◆ **ASSIGNED TASK**: Report each line of the records below that holds the word "shape".

++++++

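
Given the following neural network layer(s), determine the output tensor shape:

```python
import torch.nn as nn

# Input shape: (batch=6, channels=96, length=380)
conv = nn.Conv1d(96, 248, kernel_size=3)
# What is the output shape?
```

Input: (6, 96, 380) -> Output: (6, 248, 378)

Answer: (6, 248, 378)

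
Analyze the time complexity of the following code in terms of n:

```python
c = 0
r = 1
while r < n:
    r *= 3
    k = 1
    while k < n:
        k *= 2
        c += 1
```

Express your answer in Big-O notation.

Each loop level contributes: log n × log n. Multiplying the contributions gives O(log² n).

Answer: O(log² n)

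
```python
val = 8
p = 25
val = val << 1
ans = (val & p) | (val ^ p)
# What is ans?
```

Trace:
`val = 8` → val = 8
`p = 25` → p = 25
`val = val << 1` → val = 16
`ans = (val & p) | (val ^ p)` → ans = 25
So ans = 25

Answer: 25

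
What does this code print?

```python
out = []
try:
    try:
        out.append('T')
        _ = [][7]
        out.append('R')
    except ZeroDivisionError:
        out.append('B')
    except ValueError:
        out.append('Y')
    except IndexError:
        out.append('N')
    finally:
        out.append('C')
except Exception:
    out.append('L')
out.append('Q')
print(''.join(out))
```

Execution trace: 'T' (inner try body) → 'N' (inner except IndexError) → 'C' (inner finally) → 'Q' (after the try/except). Output: TNCQ

Answer: TNCQ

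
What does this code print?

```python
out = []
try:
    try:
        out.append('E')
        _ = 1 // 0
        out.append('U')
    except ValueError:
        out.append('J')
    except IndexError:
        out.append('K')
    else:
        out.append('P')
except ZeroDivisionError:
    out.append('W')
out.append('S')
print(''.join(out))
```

Execution trace: 'E' (try body) → 'W' (outer except ZeroDivisionError) → 'S' (after the try/except). Output: EWS

Answer: EWS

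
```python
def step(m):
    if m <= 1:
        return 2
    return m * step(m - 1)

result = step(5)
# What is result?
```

step(5) = 5 * 4 * 3 * 2 * 2 = 240

Answer: 240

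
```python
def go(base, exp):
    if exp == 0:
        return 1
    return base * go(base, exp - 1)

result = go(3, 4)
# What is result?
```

go(3, 4) = 3 * 3 * 3 * 3 = 81

Answer: 81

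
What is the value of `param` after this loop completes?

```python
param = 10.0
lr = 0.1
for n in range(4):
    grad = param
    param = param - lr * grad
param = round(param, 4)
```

Gradient descent: w = 10.0 * (1 - 0.1)^4
`param` takes the values: 10.0 → 9.0 → 8.1 → 7.29 → 6.561

Answer: 6.561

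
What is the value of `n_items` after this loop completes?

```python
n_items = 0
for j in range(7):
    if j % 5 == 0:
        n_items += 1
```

Count numbers divisible by 5 in range(7)
`n_items` takes the values: 0 → 1 → 2

Answer: 2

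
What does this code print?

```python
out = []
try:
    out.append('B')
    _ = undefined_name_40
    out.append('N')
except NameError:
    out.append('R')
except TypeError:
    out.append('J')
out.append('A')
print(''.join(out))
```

Execution trace: 'B' (try body) → 'R' (except NameError) → 'A' (after the try/except). Output: BRA

Answer: BRA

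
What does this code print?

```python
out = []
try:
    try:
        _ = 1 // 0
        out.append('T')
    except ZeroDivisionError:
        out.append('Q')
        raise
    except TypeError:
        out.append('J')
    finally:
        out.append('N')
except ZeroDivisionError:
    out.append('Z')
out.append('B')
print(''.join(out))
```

Execution trace: 'Q' (inner except ZeroDivisionError) → 'N' (inner finally) → 'Z' (outer except ZeroDivisionError) → 'B' (after the try/except). Output: QNZB

Answer: QNZB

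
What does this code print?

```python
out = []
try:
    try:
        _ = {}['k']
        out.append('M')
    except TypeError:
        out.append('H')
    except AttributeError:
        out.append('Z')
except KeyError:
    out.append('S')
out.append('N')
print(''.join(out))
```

Execution trace: 'S' (outer except KeyError) → 'N' (after the try/except). Output: SN

Answer: SN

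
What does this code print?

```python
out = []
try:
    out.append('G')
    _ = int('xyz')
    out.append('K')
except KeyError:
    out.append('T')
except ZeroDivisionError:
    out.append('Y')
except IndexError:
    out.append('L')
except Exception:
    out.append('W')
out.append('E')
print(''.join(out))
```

Execution trace: 'G' (try body) → 'W' (except Exception) → 'E' (after the try/except). Output: GWE

Answer: GWE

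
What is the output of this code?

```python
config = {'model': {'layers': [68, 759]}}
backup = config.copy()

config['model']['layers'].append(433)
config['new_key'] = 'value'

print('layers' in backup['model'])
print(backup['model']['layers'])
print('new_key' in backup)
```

Key concept: shallow copy gotcha with nested dict.
Step by step:
`config = {'model': {'layers': [68, 759]}}` → config = {'model': {'layers': [68, 759]}}
`backup = config.copy()` → backup = {'model': {'layers': [68, 759]}}
`config['model']['layers'].append(433)` → config = {'model': {'layers': [68, 759, 433]}}; backup = {'model': {'layers': [68, 759, 433]}}
`config['new_key'] = 'value'` → config = {'model': {'layers': [68, 759, 433]}, 'new_key': 'value'}
`print('layers' in backup['model'])` → prints True
`print(backup['model']['layers'])` → prints [68, 759, 433]
`print('new_key' in backup)` → prints False

Answer:
True
[68, 759, 433]
False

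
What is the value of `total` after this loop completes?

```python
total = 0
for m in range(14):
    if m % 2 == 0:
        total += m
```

Sum of even numbers 0 to 13
`total` takes the values: 0 → 2 → 6 → 12 → 20 → 30 → 42

Answer: 42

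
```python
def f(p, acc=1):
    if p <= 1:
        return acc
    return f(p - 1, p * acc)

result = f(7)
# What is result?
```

Accumulator trace (n, acc): (7, 1) -> (6, 7) -> (5, 42) -> (4, 210) -> (3, 840) -> (2, 2520) -> (1, 5040) -> return 5040

Answer: 5040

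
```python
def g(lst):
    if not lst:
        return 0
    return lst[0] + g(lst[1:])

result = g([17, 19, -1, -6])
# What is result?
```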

++++++

◆ **YOUR SOLUTION**:
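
Given the following neural network layer(s), determine the output tensor shape:
# Input shape: (batch=6, channels=96, length=380)
# What is the output shape?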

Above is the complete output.